Work to be completed
Make an exact copy of the lines from the one holding "Which chord tone of" through the last line of the material, and output nothing else.

Input data
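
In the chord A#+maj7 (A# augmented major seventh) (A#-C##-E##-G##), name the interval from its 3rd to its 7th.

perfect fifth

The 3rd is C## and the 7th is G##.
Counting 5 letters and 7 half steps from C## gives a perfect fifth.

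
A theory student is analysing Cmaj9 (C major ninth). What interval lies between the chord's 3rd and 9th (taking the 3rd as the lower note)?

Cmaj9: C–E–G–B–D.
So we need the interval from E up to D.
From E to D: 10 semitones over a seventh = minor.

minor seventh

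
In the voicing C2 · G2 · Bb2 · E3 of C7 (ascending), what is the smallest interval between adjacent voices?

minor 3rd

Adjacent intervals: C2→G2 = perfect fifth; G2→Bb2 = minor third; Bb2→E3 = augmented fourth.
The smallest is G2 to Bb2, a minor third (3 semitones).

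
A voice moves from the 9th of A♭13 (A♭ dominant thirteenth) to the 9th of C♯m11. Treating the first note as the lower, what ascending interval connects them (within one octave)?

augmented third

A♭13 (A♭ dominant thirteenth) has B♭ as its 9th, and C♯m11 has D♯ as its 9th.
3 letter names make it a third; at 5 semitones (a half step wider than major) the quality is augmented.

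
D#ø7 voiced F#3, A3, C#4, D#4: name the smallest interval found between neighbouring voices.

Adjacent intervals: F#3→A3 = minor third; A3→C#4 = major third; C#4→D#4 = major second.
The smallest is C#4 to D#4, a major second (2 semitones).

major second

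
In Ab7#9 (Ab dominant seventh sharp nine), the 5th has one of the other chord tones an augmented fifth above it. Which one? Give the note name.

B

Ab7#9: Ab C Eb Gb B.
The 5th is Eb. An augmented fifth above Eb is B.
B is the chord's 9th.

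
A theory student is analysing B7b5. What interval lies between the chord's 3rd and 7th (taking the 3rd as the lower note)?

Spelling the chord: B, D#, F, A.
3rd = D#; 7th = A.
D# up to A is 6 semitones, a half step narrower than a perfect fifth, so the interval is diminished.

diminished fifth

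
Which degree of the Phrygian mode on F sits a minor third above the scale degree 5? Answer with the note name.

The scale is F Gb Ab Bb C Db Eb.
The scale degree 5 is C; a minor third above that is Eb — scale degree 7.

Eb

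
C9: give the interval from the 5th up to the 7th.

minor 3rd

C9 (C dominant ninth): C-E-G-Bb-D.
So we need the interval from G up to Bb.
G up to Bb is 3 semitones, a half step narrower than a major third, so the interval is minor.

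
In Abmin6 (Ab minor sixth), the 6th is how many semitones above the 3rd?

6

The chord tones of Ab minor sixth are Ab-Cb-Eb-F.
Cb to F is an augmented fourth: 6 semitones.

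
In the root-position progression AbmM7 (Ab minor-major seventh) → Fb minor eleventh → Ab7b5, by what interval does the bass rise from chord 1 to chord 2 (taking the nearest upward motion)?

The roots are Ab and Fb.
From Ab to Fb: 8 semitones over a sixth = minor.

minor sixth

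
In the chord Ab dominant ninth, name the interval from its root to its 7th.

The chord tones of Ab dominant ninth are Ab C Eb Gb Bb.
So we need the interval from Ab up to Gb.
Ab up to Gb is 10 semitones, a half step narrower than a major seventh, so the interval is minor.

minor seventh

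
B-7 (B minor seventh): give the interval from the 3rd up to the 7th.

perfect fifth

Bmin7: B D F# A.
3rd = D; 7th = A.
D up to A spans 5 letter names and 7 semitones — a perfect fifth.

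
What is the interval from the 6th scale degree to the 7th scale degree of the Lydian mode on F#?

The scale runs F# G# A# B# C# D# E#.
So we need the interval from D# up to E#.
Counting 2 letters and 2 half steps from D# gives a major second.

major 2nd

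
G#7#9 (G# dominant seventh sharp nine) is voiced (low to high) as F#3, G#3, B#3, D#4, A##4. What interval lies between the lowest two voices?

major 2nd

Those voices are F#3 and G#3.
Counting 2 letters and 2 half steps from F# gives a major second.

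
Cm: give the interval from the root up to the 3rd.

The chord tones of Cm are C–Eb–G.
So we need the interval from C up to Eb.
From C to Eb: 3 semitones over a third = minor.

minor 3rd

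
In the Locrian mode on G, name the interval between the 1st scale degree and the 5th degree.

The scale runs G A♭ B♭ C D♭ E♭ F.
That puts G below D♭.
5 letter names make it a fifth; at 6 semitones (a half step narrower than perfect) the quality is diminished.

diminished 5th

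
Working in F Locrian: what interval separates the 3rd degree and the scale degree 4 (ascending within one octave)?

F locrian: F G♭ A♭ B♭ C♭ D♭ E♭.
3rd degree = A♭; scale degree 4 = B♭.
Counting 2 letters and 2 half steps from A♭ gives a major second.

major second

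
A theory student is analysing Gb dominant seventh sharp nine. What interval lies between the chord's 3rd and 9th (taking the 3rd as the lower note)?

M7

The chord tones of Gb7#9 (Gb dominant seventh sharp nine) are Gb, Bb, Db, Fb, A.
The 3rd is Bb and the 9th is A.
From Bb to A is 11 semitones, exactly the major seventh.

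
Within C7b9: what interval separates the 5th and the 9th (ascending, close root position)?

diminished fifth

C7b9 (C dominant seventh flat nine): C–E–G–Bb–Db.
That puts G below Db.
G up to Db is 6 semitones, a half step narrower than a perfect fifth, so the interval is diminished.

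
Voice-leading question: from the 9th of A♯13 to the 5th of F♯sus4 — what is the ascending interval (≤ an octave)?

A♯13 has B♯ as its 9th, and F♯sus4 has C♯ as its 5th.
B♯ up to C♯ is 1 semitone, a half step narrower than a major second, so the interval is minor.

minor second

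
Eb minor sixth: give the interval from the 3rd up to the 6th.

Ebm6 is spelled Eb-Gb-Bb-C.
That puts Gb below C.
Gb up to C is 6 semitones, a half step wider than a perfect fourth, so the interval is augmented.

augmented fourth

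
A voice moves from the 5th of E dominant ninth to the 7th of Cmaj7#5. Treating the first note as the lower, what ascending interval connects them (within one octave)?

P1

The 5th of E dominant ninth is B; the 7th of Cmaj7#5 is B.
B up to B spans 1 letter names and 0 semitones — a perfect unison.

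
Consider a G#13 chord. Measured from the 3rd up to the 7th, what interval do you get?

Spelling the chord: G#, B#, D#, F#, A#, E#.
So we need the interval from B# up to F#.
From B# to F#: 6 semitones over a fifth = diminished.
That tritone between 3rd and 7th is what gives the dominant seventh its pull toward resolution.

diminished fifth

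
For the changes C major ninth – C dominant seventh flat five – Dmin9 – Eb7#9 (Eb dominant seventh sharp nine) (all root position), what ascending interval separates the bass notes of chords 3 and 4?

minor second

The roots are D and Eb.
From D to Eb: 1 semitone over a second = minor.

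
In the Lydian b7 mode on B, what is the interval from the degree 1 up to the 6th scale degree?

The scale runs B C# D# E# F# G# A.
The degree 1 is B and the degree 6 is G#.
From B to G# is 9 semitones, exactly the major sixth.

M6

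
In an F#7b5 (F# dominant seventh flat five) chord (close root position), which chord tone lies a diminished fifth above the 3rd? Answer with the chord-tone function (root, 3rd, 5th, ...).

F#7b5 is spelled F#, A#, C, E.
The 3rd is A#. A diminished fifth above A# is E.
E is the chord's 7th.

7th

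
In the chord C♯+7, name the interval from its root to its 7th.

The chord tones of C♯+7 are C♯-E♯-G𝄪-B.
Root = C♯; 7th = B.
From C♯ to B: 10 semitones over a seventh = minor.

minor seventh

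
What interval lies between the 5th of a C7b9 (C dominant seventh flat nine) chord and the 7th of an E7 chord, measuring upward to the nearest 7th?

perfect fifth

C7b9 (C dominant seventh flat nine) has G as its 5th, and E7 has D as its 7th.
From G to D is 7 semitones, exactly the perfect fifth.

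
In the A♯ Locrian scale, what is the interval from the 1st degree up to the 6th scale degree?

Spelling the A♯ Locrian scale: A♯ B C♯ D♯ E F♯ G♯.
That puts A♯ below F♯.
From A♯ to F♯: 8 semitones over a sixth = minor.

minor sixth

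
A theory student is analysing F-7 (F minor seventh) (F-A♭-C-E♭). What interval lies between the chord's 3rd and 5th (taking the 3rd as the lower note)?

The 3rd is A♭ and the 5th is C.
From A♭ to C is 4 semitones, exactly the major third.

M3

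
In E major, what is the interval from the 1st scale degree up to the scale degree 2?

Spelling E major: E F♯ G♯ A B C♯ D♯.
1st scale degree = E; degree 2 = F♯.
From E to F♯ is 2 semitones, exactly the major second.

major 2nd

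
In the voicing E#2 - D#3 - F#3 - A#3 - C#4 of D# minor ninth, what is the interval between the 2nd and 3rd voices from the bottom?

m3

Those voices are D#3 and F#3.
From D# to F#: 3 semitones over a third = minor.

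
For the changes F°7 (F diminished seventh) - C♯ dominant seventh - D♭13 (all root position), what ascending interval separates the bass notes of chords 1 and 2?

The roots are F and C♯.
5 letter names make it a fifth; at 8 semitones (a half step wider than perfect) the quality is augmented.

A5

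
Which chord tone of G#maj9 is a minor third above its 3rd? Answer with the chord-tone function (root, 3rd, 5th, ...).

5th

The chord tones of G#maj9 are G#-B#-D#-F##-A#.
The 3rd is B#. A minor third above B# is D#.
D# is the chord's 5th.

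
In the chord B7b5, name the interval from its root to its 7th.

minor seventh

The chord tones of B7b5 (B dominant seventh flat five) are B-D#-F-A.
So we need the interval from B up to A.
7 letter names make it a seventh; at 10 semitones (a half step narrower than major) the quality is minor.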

Answer box
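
Which chord tone of G#maj9 is a minor third above its 3rd? Answer with the chord-tone function (root, 3rd, 5th, ...).

5th

The chord tones of G#maj9 are G#-B#-D#-F##-A#.
The 3rd is B#. A minor third above B# is D#.
D# is the chord's 5th.

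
In the chord B7b5, name the interval from its root to its 7th.

minor seventh

The chord tones of B7b5 (B dominant seventh flat five) are B-D#-F-A.
So we need the interval from B up to A.
7 letter names make it a seventh; at 10 semitones (a half step narrower than major) the quality is minor.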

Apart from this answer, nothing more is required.